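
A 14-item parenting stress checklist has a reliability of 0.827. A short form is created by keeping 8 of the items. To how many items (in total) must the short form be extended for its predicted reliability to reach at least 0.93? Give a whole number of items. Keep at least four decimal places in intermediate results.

Short-form reliability: n = 8/14 = 0.5714; r_8 = n·r/(1+(n−1)r) ≈ 0.7320
Then solve for n' with r_old = 0.7320, r_target = 0.93: n' = 0.93(1 − 0.7320)/[0.7320(1 − 0.93)] = 4.8642
Items = 4.8642 × 8 ≈ 38.91 → 39

39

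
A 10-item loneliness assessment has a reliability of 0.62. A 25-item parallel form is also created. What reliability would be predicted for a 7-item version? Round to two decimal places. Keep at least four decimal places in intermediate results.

0.53

The 25-item form is not needed; work directly from the 10-item form with n = 7/10 = 0.7000.
r_{7} = n·r / (1 + (n − 1)·r) = 0.4340 / 0.8140 ≈ 0.5332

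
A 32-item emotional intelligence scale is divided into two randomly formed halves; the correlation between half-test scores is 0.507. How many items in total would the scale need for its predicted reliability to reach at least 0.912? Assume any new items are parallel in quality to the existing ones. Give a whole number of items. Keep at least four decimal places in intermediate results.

162

r_full = 2(0.507)/(1 + 0.507) = 0.6729
Solve Spearman-Brown for n: n = 0.912(1 − 0.6729) / [0.6729(1 − 0.912)] = 5.0378
Items = 5.0378 × 32 ≈ 161.21 → 162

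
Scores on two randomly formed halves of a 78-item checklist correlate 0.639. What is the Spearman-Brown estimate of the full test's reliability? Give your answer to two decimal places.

0.78

r_full = 2r_hh / (1 + r_hh) = 2 × 0.639 / (1 + 0.639)
r_full = 1.2780 / 1.6390 ≈ 0.7797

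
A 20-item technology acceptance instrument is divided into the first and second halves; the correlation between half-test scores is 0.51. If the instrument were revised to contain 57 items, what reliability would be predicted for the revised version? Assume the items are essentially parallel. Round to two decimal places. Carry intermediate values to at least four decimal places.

0.86

First correct the split-half correlation to full-test reliability: r_full = 2 × 0.51 / (1 + 0.51) ≈ 0.6755
Length factor from 20 to 57 items: n = 57/20 = 2.8500
r_new = n·r_full / (1 + (n − 1)·r_full) = 1.9252 / 2.2497 ≈ 0.8558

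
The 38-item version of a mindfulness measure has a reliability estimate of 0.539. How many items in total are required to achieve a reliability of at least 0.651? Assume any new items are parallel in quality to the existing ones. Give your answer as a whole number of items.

61

Invert Spearman-Brown to solve for n:
n = r_target (1 − r_old) / [ r_old (1 − r_target) ]
n = 0.651(1 − 0.539) / [0.539(1 − 0.651)]
  = 0.300111 / 0.188111 = 1.5954
Items needed = n × 38 = 1.5954 × 38 ≈ 60.63 → round up to 61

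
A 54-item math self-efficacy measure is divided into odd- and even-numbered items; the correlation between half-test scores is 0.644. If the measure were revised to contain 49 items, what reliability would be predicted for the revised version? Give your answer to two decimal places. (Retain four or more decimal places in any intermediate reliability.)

0.77

Spearman-Brown correction (n = 2): r_full = 2·0.644/(1 + 0.644) = 0.7835
Length factor from 54 to 49 items: n = 49/54 = 0.9074
r_new = n·r_full / (1 + (n − 1)·r_full) = 0.7109 / 0.9274 ≈ 0.7666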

───

■ **Problem statement**
Without any alteration, repeat each entry shown above.

■ **Solved problem**
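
A 14-item parenting stress checklist has a reliability of 0.827. A short form is created by keeping 8 of the items. To how many items (in total) must the short form be extended for its predicted reliability to reach at least 0.93? Give a whole number of items. Keep at least four decimal places in intermediate results.

Short-form reliability: n = 8/14 = 0.5714; r_8 = n·r/(1+(n−1)r) ≈ 0.7320
Then solve for n' with r_old = 0.7320, r_target = 0.93: n' = 0.93(1 − 0.7320)/[0.7320(1 − 0.93)] = 4.8642
Items = 4.8642 × 8 ≈ 38.91 → 39

39

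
A 10-item loneliness assessment has a reliability of 0.62. A 25-item parallel form is also created. What reliability would be predicted for a 7-item version? Round to two decimal places. Keep at least four decimal places in intermediate results.

0.53

The 25-item form is not needed; work directly from the 10-item form with n = 7/10 = 0.7000.
r_{7} = n·r / (1 + (n − 1)·r) = 0.4340 / 0.8140 ≈ 0.5332

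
A 32-item emotional intelligence scale is divided into two randomly formed halves; the correlation between half-test scores is 0.507. How many items in total would the scale need for its predicted reliability to reach at least 0.912? Assume any new items are parallel in quality to the existing ones. Give a whole number of items. Keep at least four decimal places in intermediate results.

162

r_full = 2(0.507)/(1 + 0.507) = 0.6729
Solve Spearman-Brown for n: n = 0.912(1 − 0.6729) / [0.6729(1 − 0.912)] = 5.0378
Items = 5.0378 × 32 ≈ 161.21 → 162

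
Scores on two randomly formed halves of a 78-item checklist correlate 0.639. What is the Spearman-Brown estimate of the full test's reliability? Give your answer to two decimal places.

0.78

r_full = 2r_hh / (1 + r_hh) = 2 × 0.639 / (1 + 0.639)
r_full = 1.2780 / 1.6390 ≈ 0.7797

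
A 20-item technology acceptance instrument is divided into the first and second halves; the correlation between half-test scores is 0.51. If the instrument were revised to contain 57 items, what reliability would be predicted for the revised version? Assume the items are essentially parallel. Round to two decimal places. Carry intermediate values to at least four decimal places.

0.86

First correct the split-half correlation to full-test reliability: r_full = 2 × 0.51 / (1 + 0.51) ≈ 0.6755
Length factor from 20 to 57 items: n = 57/20 = 2.8500
r_new = n·r_full / (1 + (n − 1)·r_full) = 1.9252 / 2.2497 ≈ 0.8558

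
The 38-item version of a mindfulness measure has a reliability estimate of 0.539. How many items in total are required to achieve a reliability of at least 0.651? Assume any new items are parallel in quality to the existing ones. Give your answer as a whole number of items.

61

Invert Spearman-Brown to solve for n:
n = r_target (1 − r_old) / [ r_old (1 − r_target) ]
n = 0.651(1 − 0.539) / [0.539(1 − 0.651)]
  = 0.300111 / 0.188111 = 1.5954
Items needed = n × 38 = 1.5954 × 38 ≈ 60.63 → round up to 61

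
A 54-item math self-efficacy measure is divided into odd- and even-numbered items; the correlation between half-test scores is 0.644. If the measure were revised to contain 49 items, what reliability would be predicted for the revised version? Give your answer to two decimal places. (Retain four or more decimal places in any intermediate reliability.)

0.77

Spearman-Brown correction (n = 2): r_full = 2·0.644/(1 + 0.644) = 0.7835
Length factor from 54 to 49 items: n = 49/54 = 0.9074
r_new = n·r_full / (1 + (n − 1)·r_full) = 0.7109 / 0.9274 ≈ 0.7666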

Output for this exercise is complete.